**TASK**. Copy exactly the lines of the data below that run from the line holding "(b) assessed value" through the line holding "(e) total rental", both ends included.

**DATA PROVIDED**.
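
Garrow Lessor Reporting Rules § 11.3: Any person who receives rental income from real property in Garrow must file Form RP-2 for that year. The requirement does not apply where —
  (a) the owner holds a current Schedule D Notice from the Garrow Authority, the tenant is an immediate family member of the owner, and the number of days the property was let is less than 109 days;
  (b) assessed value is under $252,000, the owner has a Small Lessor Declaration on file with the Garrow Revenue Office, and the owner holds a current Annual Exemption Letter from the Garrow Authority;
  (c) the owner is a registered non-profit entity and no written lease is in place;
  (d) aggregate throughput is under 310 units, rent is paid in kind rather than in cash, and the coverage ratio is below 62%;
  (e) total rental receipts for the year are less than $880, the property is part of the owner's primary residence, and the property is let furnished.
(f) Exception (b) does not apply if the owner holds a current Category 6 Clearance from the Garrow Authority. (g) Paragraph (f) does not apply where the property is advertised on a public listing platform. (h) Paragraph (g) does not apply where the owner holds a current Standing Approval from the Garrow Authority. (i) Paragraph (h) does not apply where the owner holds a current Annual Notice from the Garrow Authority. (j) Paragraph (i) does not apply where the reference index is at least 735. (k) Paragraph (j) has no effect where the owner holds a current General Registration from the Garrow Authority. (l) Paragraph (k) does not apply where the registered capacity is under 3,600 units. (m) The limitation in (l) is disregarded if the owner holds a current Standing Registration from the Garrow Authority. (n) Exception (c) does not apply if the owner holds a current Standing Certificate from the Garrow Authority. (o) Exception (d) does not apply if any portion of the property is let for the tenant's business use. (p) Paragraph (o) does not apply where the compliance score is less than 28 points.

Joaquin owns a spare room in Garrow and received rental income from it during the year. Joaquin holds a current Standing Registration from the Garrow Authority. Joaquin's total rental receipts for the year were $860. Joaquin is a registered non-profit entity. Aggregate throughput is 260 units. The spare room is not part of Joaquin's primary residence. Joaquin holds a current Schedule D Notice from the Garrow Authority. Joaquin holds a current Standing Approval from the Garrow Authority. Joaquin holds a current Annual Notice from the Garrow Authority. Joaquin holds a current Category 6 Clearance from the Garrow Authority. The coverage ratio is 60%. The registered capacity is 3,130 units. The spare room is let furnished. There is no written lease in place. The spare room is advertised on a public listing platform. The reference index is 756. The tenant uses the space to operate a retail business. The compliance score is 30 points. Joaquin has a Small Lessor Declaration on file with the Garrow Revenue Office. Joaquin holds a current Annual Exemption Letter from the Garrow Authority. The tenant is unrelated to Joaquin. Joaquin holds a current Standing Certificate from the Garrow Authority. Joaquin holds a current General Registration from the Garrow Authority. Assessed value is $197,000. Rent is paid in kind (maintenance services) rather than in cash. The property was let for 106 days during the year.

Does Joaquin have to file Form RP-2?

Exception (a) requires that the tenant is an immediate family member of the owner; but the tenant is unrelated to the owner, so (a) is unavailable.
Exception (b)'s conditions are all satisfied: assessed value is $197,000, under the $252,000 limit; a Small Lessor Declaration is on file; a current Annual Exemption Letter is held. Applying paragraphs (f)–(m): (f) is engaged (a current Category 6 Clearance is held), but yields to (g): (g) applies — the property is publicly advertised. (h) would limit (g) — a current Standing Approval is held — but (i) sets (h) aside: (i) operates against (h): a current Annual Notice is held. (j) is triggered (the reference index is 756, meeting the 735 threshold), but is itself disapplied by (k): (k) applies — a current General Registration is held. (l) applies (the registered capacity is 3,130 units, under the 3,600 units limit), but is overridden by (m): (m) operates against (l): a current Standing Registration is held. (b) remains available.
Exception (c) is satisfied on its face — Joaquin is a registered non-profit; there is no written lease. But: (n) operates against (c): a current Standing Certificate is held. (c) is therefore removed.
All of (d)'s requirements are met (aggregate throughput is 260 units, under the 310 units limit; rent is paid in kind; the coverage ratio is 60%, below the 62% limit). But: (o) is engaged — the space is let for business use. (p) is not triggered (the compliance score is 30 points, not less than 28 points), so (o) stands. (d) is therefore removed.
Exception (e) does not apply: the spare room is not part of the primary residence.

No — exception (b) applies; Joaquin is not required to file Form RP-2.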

--

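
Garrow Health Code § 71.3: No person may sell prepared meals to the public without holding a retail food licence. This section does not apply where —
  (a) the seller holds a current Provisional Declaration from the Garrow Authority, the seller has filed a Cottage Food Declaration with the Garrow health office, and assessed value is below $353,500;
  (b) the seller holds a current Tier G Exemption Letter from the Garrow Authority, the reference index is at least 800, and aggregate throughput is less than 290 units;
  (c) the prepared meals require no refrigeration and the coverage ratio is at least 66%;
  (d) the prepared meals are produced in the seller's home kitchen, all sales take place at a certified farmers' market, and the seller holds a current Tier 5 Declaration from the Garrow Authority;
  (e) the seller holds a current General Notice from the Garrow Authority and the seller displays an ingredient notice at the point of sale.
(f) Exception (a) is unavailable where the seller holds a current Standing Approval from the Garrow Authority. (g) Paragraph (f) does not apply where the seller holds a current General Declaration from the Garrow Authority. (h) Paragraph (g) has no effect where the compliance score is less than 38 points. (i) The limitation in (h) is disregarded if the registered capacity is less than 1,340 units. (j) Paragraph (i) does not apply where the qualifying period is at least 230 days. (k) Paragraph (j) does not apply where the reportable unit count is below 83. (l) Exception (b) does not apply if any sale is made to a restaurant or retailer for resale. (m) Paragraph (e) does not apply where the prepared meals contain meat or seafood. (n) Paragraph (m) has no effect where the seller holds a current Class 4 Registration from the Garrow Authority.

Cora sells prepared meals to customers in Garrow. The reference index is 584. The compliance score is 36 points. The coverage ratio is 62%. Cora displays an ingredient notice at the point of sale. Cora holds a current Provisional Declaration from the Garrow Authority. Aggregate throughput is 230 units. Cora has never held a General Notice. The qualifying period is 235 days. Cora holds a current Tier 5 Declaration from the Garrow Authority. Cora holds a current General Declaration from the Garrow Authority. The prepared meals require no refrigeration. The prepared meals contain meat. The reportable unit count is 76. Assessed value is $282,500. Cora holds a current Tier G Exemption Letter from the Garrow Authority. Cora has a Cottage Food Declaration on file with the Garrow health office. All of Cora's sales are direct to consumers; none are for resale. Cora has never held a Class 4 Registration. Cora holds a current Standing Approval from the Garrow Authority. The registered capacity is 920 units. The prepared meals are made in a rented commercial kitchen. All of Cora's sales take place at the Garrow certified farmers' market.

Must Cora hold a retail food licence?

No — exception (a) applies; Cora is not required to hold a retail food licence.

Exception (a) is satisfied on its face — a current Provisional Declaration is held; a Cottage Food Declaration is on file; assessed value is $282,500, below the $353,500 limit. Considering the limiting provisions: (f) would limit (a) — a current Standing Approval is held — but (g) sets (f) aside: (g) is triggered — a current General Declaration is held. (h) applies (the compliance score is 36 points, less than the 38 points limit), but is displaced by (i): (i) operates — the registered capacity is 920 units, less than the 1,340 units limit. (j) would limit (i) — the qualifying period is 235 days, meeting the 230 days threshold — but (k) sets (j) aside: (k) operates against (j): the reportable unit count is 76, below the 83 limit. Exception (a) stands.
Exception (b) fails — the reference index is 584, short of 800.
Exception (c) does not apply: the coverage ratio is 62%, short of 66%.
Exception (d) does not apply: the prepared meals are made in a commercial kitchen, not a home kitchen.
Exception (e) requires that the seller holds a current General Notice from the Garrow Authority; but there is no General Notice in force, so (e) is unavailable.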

...

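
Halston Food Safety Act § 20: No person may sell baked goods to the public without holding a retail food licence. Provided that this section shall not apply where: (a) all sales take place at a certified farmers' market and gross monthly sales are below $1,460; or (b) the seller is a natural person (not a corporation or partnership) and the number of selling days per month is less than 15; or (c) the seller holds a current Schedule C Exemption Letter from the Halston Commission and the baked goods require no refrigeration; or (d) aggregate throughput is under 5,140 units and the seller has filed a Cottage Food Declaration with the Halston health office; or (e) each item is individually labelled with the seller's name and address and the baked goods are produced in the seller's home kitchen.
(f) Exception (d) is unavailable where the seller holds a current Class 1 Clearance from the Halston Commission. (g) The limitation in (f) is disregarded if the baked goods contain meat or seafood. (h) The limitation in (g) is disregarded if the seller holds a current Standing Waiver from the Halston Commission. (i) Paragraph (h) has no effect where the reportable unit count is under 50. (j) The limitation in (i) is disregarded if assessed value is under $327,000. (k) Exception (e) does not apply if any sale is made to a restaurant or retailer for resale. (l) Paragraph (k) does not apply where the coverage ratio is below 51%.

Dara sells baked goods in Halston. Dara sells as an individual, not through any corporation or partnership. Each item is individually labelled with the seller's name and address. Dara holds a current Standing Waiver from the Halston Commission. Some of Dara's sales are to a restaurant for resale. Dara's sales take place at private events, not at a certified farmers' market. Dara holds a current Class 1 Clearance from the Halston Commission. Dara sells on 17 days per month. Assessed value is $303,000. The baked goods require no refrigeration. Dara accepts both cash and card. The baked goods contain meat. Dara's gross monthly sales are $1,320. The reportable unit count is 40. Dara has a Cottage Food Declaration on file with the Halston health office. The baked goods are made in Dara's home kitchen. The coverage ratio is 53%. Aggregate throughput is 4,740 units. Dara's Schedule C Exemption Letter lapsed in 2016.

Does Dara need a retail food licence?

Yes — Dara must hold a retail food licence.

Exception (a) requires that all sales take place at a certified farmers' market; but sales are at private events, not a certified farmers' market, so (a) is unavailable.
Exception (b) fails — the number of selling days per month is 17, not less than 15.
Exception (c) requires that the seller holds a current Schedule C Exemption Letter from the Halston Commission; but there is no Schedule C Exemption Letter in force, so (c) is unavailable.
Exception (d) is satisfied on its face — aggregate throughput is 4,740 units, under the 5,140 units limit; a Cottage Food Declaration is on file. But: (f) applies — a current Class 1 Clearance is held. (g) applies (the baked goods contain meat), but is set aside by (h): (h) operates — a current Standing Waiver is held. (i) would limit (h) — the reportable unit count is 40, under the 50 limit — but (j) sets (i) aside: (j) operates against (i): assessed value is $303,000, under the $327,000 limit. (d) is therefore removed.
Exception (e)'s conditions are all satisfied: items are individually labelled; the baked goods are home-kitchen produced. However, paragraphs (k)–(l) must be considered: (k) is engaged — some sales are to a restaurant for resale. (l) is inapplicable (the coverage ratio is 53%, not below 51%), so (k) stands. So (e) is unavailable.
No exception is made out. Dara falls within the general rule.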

**EXERCISE ANSWER**.
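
  (b) assessed value is under $252,000, the owner has a Small Lessor Declaration on file with the Garrow Revenue Office, and the owner holds a current Annual Exemption Letter from the Garrow Authority;
  (c) the owner is a registered non-profit entity and no written lease is in place;
  (d) aggregate throughput is under 310 units, rent is paid in kind rather than in cash, and the coverage ratio is below 62%;
  (e) total rental receipts for the year are less than $880, the property is part of the owner's primary residence, and the property is let furnished.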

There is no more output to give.